Data items:
= = = = =
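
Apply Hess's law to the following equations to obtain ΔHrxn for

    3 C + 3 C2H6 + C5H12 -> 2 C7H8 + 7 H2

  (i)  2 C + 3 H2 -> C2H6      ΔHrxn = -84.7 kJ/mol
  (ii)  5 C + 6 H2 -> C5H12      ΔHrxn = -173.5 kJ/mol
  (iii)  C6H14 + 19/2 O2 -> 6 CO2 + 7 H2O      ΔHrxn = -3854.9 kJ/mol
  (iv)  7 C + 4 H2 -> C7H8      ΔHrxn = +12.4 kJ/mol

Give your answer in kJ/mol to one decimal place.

ΔHrxn = 452.4 kJ/mol

(i) reversed and × 3 (C2H6 must end up as a reactant; ×3 to match 3 C2H6 in the target): (-3)·(-84.7) = +254.1 kJ/mol
(ii) reversed (reverse to put C5H12 on the reactant side): +173.5 kJ/mol
(iii): not needed (H2O appears nowhere else).
(iv) × 2 (×2 to match 2 C7H8 in the target): (2)·(+12.4) = +24.8 kJ/mol
Summing the manipulated equations, ΔHrxn = (+254.1) + (+173.5) + (+24.8) = 452.4 kJ/mol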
= = = = =
__WHAT TO PRODUCE__
Take the line above containing "3 C + 3 C2H6 + C5H12 -> 2 C7H8 + 7 H2", the line containing "ΔHrxn = +12.4 kJ/mol", and all lines in between, and copy them exactly without anything else.

__TASK ANSWER__
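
    3 C + 3 C2H6 + C5H12 -> 2 C7H8 + 7 H2

  (i)  2 C + 3 H2 -> C2H6      ΔHrxn = -84.7 kJ/mol
  (ii)  5 C + 6 H2 -> C5H12      ΔHrxn = -173.5 kJ/mol
  (iii)  C6H14 + 19/2 O2 -> 6 CO2 + 7 H2O      ΔHrxn = -3854.9 kJ/mol
  (iv)  7 C + 4 H2 -> C7H8      ΔHrxn = +12.4 kJ/mol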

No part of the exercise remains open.